▼▼▼

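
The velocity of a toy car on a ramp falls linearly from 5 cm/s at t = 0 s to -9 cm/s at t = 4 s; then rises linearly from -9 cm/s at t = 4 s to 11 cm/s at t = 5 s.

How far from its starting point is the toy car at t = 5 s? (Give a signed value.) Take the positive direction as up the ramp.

-7 cm

Displacement is the signed area under the v-t curve.
0–4 s: ½(5 + -9)(4) = -8 cm
4–5 s: ½(-9 + 11)(1) = 1 cm
Net displacement = -7 cm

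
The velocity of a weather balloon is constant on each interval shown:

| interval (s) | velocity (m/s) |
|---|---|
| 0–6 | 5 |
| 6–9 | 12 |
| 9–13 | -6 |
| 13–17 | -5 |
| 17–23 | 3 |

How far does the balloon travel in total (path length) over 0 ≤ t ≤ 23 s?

Total distance travelled is ∫|v| dt — sum the magnitudes of each area piece.
0–6 s: |5| × 6 = 30 m
6–9 s: |12| × 3 = 36 m
9–13 s: |-6| × 4 = 24 m
13–17 s: |-5| × 4 = 20 m
17–23 s: |3| × 6 = 18 m
Total distance = 128 m

128 m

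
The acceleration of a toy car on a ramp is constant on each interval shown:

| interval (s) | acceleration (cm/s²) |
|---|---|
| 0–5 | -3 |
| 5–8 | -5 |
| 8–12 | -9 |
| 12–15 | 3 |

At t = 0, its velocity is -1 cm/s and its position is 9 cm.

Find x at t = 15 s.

-487.5 cm

On each constant-a segment, Δv = aΔt and Δx = v₀Δt + ½aΔt²; chain segment to segment.
0–5 s: v starts -1 cm/s; Δx = -1·5 + ½·-3·5² = -42.5 cm; v ends -16 cm/s.
5–8 s: v starts -16 cm/s; Δx = -16·3 + ½·-5·3² = -70.5 cm; v ends -31 cm/s.
8–12 s: v starts -31 cm/s; Δx = -31·4 + ½·-9·4² = -196 cm; v ends -67 cm/s.
12–15 s: v starts -67 cm/s; Δx = -67·3 + ½·3·3² = -187.5 cm; v ends -58 cm/s.
x(15) = 9 + Σ Δx = -487.5 cm.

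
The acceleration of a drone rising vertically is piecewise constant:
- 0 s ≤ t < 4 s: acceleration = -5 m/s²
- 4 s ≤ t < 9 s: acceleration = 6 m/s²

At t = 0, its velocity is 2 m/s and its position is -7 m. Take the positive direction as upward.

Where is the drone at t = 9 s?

On each constant-a segment, Δv = aΔt and Δx = v₀Δt + ½aΔt²; chain segment to segment.
0–4 s: v starts 2 m/s; Δx = 2·4 + ½·-5·4² = -32 m; v ends -18 m/s.
4–9 s: v starts -18 m/s; Δx = -18·5 + ½·6·5² = -15 m; v ends 12 m/s.
x(9) = -7 + Σ Δx = -54 m.

-54 m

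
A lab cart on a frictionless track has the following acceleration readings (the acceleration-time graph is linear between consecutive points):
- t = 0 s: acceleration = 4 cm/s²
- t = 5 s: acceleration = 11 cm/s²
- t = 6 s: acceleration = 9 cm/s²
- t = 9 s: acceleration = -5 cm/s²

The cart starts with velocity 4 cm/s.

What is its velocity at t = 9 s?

Δv equals the area under the a-t graph; then v = v₀ + Δv.
0–5 s: ½(4 + 11)(5) = 37.5 cm/s
5–6 s: ½(11 + 9)(1) = 10 cm/s
6–9 s: ½(9 + -5)(3) = 6 cm/s
Δv = 53.5 cm/s, so v(9) = 4 + (53.5) = 57.5 cm/s.

57.5 cm/s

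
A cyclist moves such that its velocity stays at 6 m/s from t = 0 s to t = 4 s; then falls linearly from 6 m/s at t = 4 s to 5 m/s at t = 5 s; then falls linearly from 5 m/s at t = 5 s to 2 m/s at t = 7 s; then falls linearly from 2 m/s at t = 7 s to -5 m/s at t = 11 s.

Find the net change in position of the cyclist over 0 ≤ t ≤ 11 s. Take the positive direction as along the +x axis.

Displacement is the signed area under the v-t curve.
0–4 s: 6 × 4 = 24 m
4–5 s: ½(6 + 5)(1) = 5.5 m
5–7 s: ½(5 + 2)(2) = 7 m
7–11 s: ½(2 + -5)(4) = -6 m
Net displacement = 30.5 m

30.5 m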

▲▲▲

Where a line of the entries contains the word "cart", copy that line.

**Output for this task:**
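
A lab cart on a frictionless track has the following acceleration readings (the acceleration-time graph is linear between consecutive points):
The cart starts with velocity 4 cm/s.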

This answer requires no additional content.